WHAT YOU ARE ASKED TO DO
Starting with the line that contains "An industrial stock" and stopping after the line that contains "A REIT share", return each line below exactly as written, with no others.

- - - -

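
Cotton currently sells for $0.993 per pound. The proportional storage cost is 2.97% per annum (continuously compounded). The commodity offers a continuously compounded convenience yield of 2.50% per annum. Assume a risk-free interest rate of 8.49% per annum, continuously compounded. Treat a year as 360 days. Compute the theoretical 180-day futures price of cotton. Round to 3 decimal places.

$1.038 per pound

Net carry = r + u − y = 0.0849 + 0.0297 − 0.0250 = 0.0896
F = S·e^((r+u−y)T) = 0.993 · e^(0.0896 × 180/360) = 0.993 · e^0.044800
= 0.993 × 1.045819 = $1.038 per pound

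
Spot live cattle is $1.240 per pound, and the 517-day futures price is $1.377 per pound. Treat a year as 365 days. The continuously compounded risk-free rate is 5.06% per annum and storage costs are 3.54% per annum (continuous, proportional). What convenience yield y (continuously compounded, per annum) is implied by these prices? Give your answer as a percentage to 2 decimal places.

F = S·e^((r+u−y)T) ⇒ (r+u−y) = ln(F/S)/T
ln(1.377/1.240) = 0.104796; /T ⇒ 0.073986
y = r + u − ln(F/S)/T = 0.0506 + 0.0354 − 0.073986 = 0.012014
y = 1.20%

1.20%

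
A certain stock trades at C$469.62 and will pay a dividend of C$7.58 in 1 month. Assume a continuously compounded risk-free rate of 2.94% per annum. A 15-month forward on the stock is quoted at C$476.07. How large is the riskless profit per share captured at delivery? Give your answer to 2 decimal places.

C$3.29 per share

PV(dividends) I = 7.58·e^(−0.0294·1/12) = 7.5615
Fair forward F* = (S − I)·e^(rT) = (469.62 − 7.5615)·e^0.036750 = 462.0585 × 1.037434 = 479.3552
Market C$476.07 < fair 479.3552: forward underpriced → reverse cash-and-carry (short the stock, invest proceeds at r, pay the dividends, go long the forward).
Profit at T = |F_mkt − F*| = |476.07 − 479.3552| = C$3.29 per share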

- - - -

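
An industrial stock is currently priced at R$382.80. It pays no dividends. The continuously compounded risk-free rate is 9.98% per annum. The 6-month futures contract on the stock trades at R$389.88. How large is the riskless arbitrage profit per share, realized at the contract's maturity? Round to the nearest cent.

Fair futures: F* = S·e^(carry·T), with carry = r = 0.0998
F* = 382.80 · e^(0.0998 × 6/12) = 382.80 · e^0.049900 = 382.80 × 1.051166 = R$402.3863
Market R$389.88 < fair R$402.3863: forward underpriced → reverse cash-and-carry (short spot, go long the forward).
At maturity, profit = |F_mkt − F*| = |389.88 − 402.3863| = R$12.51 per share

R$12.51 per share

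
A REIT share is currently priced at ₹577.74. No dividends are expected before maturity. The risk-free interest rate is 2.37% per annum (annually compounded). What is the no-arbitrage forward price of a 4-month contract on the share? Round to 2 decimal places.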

- - - -

TASK SOLUTION
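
An industrial stock is currently priced at R$382.80. It pays no dividends. The continuously compounded risk-free rate is 9.98% per annum. The 6-month futures contract on the stock trades at R$389.88. How large is the riskless arbitrage profit per share, realized at the contract's maturity? Round to the nearest cent.

Fair futures: F* = S·e^(carry·T), with carry = r = 0.0998
F* = 382.80 · e^(0.0998 × 6/12) = 382.80 · e^0.049900 = 382.80 × 1.051166 = R$402.3863
Market R$389.88 < fair R$402.3863: forward underpriced → reverse cash-and-carry (short spot, go long the forward).
At maturity, profit = |F_mkt − F*| = |389.88 − 402.3863| = R$12.51 per share

R$12.51 per share

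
A REIT share is currently priced at ₹577.74. No dividends are expected before maturity. The risk-free interest rate is 2.37% per annum (annually compounded). What is the no-arbitrage forward price of a 4-month contract on the share? Round to 2 decimal places.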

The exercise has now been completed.